BEGIN

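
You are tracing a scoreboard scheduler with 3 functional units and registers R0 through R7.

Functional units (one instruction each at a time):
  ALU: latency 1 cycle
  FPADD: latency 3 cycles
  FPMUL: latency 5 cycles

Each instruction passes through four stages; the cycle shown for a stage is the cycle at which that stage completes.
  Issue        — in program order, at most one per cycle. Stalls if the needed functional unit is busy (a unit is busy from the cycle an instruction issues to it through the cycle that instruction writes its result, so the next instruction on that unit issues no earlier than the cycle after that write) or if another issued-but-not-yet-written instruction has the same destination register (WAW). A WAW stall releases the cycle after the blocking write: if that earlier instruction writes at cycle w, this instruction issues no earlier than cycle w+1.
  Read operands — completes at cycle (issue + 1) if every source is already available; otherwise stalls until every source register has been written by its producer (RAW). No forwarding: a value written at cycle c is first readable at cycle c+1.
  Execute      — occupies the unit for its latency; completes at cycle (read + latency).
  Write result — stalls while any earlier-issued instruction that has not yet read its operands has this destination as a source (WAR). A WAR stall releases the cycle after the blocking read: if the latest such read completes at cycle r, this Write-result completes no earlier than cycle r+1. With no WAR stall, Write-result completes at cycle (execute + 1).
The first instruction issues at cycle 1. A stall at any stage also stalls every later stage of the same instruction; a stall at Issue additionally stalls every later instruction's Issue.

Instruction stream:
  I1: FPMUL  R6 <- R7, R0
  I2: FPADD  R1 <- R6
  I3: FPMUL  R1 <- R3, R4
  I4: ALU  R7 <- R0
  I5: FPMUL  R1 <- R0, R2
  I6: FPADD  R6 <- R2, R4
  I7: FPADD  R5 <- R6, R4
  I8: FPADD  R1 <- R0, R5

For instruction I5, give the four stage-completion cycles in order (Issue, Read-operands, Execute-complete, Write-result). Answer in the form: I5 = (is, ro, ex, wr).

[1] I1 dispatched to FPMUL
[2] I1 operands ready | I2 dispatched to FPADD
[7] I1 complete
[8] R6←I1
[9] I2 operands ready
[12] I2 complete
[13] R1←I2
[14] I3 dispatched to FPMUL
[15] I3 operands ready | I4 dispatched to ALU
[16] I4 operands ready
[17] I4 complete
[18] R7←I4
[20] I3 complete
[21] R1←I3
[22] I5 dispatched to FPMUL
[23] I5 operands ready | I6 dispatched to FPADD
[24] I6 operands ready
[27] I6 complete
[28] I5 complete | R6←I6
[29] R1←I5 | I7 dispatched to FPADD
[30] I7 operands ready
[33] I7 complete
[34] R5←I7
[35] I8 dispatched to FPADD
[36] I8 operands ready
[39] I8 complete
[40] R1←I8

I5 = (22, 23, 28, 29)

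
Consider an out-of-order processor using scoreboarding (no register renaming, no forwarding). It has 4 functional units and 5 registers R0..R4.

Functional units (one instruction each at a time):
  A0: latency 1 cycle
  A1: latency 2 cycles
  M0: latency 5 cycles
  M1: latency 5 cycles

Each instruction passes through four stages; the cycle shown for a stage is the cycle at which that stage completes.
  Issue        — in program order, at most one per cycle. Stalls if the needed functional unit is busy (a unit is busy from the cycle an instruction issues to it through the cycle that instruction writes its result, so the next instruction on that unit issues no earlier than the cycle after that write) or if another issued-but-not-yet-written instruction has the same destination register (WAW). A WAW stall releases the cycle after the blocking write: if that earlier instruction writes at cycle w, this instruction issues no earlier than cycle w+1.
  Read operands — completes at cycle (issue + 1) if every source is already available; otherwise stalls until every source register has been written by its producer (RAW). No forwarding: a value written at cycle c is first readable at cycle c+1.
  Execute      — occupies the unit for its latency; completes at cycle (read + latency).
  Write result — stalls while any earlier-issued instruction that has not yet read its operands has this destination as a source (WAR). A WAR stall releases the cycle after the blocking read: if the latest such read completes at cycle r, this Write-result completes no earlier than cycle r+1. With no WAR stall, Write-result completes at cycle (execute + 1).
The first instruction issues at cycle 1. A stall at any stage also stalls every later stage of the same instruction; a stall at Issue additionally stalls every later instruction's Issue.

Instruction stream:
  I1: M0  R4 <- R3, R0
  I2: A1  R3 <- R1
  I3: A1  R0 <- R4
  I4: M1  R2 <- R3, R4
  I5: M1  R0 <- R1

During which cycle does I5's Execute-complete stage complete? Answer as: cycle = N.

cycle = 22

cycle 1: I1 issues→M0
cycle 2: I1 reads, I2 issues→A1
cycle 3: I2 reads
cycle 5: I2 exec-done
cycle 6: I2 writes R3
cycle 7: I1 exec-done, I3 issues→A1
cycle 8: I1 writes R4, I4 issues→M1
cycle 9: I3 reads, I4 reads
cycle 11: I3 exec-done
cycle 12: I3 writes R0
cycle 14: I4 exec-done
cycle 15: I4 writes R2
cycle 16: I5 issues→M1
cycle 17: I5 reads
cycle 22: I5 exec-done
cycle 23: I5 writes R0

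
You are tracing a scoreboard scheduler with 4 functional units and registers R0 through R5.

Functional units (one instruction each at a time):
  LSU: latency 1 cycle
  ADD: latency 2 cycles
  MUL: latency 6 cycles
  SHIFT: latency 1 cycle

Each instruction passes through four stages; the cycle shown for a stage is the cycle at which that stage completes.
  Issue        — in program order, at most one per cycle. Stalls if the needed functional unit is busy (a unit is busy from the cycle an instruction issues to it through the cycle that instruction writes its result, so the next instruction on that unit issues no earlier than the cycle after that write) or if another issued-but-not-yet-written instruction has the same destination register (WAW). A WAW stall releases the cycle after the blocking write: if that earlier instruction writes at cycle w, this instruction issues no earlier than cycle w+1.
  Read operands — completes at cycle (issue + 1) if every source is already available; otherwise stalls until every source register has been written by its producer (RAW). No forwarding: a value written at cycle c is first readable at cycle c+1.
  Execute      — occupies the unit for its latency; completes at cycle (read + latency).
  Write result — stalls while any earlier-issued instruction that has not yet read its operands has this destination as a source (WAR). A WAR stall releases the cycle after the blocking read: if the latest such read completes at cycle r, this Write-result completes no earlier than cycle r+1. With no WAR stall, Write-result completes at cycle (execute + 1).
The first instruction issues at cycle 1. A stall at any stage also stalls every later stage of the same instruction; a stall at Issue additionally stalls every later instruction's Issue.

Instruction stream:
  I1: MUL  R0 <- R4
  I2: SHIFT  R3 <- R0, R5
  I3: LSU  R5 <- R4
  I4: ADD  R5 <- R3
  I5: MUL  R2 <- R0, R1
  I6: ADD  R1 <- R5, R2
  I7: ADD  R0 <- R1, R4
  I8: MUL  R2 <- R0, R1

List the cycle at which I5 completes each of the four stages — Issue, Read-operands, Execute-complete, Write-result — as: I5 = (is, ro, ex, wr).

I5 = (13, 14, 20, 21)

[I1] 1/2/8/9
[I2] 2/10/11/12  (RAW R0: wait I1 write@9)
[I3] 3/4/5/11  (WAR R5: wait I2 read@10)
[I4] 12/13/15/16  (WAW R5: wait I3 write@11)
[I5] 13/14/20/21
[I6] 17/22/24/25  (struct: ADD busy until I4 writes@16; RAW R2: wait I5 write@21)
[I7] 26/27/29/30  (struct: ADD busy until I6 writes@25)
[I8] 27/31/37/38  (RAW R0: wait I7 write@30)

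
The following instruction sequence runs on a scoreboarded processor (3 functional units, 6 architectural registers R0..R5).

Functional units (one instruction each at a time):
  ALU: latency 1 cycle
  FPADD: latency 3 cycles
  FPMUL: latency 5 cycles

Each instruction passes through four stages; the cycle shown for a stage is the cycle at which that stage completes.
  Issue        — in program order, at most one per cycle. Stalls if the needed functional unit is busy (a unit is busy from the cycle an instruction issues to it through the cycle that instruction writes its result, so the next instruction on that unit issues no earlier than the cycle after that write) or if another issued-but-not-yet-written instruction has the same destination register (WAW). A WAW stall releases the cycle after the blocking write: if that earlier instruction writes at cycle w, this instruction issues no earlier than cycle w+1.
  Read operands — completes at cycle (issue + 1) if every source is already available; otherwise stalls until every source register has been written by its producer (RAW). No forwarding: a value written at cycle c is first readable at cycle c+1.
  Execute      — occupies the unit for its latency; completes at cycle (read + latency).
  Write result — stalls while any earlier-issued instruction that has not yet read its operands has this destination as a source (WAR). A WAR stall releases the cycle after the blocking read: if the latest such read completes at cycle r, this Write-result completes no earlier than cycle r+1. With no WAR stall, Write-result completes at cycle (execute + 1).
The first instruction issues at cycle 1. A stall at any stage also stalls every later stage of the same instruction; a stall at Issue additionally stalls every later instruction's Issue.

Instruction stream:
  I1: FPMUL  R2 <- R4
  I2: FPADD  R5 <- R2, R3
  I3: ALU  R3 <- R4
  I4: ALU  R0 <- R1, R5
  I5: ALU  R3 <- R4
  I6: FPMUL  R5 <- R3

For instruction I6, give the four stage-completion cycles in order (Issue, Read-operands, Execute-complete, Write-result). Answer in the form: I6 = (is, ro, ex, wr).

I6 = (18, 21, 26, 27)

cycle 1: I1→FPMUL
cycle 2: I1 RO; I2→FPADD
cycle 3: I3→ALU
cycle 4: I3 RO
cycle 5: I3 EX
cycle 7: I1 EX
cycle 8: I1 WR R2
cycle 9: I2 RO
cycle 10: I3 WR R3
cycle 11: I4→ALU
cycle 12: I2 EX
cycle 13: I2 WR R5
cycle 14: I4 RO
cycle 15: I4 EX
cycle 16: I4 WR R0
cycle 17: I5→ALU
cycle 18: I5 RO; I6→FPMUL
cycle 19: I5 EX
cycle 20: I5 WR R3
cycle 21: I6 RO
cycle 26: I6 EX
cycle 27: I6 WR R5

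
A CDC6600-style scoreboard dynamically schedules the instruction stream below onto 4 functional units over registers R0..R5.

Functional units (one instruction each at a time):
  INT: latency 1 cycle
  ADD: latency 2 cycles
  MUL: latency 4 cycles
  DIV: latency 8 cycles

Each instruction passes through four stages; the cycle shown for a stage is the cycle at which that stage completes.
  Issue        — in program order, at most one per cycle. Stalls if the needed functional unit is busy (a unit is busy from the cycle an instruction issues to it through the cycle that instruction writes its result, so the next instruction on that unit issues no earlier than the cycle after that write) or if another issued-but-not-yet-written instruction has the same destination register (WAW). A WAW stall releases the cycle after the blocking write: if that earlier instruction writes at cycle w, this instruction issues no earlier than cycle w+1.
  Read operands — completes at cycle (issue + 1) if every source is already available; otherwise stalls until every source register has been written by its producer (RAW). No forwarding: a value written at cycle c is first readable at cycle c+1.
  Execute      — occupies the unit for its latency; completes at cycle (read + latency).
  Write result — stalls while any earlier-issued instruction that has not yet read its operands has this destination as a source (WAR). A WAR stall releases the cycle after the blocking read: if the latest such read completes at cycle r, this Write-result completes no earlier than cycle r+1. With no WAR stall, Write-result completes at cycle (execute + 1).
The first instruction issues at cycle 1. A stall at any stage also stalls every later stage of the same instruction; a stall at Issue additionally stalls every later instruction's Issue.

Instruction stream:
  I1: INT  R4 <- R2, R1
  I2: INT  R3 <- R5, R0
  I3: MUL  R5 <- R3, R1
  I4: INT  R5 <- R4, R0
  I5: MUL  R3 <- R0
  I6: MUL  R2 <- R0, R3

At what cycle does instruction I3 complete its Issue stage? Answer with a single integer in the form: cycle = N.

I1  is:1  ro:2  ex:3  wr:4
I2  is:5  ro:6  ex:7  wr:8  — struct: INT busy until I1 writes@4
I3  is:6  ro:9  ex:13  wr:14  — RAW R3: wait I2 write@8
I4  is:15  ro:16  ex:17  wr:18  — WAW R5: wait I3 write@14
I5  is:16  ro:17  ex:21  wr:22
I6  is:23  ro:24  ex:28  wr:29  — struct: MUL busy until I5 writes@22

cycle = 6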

END

## Exercise description
Word for word, restate the lines of the data above that fall between the line holding "R4 <- R2, R1" and the line holding "R2 <- R0, R3", inclusive, and no other lines.

## Result of the exercise
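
  I1: INT  R4 <- R2, R1
  I2: INT  R3 <- R5, R0
  I3: MUL  R5 <- R3, R1
  I4: INT  R5 <- R4, R0
  I5: MUL  R3 <- R0
  I6: MUL  R2 <- R0, R3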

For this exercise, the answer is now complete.